Task to carry out.
Every line of the material below should be copied exactly.

Extracted data.
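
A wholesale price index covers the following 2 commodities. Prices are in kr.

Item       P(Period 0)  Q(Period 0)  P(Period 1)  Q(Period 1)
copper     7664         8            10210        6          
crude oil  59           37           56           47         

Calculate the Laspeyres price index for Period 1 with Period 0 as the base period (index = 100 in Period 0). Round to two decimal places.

Laspeyres price index uses base-period quantities as weights.
ΣP(Period 1)·Q(Period 0) = 10210×8 + 56×37 = 81680 + 2072 = 83752
ΣP(Period 0)·Q(Period 0) = 7664×8 + 59×37 = 61312 + 2183 = 63495
Index = 83752 / 63495 × 100 = 131.9033

131.90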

Answer box.
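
A wholesale price index covers the following 2 commodities. Prices are in kr.

Item       P(Period 0)  Q(Period 0)  P(Period 1)  Q(Period 1)
copper     7664         8            10210        6          
crude oil  59           37           56           47         

Calculate the Laspeyres price index for Period 1 with Period 0 as the base period (index = 100 in Period 0). Round to two decimal places.

Laspeyres price index uses base-period quantities as weights.
ΣP(Period 1)·Q(Period 0) = 10210×8 + 56×37 = 81680 + 2072 = 83752
ΣP(Period 0)·Q(Period 0) = 7664×8 + 59×37 = 61312 + 2183 = 63495
Index = 83752 / 63495 × 100 = 131.9033

131.90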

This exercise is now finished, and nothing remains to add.